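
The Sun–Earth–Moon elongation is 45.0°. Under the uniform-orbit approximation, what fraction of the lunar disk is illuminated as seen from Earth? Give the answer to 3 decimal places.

0.146

Half-versine of 45.0°: (1 − 0.707)/2 = 0.146.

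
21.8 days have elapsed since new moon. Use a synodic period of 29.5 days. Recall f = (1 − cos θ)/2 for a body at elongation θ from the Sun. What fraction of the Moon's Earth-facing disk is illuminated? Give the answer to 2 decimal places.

0.53

The Moon has covered 21.8/29.5 of its cycle, so θ ≈ 360° × 21.8/29.5 = 266.0°.
cos 266.0° = (-0.069), so f = (1 − (-0.069))/2 = 0.535.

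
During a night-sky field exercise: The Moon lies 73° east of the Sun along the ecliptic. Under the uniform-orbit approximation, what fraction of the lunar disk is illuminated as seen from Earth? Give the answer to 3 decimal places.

cos 73° = 0.292, so f = (1 − 0.292)/2 = 0.354.

0.354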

────────────────────────────────────────

● **Task goal**
Transcribe the listing in full, keeping every line exact.

● **Result**
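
The Sun–Earth–Moon elongation is 45.0°. Under the uniform-orbit approximation, what fraction of the lunar disk is illuminated as seen from Earth? Give the answer to 3 decimal places.

0.146

Half-versine of 45.0°: (1 − 0.707)/2 = 0.146.

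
21.8 days have elapsed since new moon. Use a synodic period of 29.5 days. Recall f = (1 − cos θ)/2 for a body at elongation θ from the Sun. What fraction of the Moon's Earth-facing disk is illuminated? Give the answer to 2 decimal places.

0.53

The Moon has covered 21.8/29.5 of its cycle, so θ ≈ 360° × 21.8/29.5 = 266.0°.
cos 266.0° = (-0.069), so f = (1 − (-0.069))/2 = 0.535.

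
During a night-sky field exercise: The Moon lies 73° east of the Sun along the ecliptic. Under the uniform-orbit approximation, what fraction of the lunar disk is illuminated as seen from Earth? Give the answer to 3 decimal places.

cos 73° = 0.292, so f = (1 − 0.292)/2 = 0.354.

0.354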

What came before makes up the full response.